Source records:
====

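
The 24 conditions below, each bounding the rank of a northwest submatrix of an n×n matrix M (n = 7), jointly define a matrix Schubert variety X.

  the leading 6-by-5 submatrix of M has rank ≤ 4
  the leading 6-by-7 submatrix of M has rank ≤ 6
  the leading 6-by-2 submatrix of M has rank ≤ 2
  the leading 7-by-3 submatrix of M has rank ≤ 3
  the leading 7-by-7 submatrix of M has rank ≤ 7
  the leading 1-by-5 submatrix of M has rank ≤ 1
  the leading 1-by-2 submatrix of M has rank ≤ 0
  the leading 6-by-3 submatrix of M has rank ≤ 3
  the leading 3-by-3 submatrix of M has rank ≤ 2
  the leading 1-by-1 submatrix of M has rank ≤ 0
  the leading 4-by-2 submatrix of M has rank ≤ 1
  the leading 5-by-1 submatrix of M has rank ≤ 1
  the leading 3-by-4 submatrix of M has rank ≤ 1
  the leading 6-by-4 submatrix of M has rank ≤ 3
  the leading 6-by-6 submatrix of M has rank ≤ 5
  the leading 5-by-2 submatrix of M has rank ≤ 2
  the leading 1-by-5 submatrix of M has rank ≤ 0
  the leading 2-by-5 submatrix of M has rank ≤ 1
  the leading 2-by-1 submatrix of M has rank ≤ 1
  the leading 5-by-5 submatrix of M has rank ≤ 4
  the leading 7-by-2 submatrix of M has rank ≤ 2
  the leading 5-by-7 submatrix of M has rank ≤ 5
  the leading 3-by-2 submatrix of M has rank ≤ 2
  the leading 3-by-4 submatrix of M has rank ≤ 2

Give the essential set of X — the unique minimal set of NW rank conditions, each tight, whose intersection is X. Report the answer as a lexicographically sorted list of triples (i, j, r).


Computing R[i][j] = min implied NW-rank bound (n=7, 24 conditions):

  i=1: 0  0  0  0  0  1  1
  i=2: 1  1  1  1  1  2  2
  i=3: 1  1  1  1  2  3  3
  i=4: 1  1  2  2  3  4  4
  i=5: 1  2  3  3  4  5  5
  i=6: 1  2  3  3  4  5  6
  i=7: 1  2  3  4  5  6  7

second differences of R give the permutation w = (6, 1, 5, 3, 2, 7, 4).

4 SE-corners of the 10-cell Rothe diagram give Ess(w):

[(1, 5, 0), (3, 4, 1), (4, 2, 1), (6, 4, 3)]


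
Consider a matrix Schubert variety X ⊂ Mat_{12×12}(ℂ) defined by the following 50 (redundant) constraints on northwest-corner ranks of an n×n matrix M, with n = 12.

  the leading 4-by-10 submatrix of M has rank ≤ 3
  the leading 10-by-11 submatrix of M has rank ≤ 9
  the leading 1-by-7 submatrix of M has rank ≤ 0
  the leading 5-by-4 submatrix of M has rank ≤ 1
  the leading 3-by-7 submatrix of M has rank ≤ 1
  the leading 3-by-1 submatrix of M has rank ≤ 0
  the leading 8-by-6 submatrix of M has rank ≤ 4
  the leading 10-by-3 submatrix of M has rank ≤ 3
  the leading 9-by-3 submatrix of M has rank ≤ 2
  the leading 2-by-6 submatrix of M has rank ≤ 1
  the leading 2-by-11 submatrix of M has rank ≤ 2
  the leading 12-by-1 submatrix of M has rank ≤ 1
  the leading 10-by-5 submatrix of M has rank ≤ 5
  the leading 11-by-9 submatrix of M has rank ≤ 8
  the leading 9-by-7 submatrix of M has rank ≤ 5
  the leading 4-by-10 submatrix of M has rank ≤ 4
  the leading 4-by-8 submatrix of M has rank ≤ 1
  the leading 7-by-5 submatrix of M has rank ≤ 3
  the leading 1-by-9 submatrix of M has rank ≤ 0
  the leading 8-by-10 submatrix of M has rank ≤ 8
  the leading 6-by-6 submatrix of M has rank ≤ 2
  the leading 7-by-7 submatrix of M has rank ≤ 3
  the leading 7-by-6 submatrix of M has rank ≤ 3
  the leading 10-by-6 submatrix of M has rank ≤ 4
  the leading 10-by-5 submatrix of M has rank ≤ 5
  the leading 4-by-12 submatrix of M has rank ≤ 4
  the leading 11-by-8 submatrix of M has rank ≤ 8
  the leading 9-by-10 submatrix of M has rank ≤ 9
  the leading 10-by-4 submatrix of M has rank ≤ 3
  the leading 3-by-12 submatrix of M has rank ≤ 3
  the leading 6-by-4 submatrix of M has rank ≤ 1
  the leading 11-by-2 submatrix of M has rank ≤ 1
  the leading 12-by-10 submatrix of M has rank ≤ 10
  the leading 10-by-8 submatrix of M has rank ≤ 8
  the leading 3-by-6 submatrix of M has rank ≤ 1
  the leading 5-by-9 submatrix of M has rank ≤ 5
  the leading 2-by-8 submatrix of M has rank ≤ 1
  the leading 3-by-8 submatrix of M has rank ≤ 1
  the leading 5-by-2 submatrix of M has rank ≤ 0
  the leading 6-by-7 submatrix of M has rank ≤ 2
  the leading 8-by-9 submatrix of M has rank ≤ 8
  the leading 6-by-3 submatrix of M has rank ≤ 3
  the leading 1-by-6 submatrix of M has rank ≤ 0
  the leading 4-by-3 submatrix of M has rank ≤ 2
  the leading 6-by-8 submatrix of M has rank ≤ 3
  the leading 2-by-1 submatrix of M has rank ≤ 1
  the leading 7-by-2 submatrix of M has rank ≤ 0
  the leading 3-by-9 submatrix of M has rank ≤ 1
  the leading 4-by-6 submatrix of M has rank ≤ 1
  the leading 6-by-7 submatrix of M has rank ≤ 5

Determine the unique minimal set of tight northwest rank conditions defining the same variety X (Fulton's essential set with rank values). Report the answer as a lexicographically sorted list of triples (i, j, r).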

====

=== Instructions for the task ===
The lines to copy are those above that contain "Schubert".

=== Result of the task ===
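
The 24 conditions below, each bounding the rank of a northwest submatrix of an n×n matrix M (n = 7), jointly define a matrix Schubert variety X.
Consider a matrix Schubert variety X ⊂ Mat_{12×12}(ℂ) defined by the following 50 (redundant) constraints on northwest-corner ranks of an n×n matrix M, with n = 12.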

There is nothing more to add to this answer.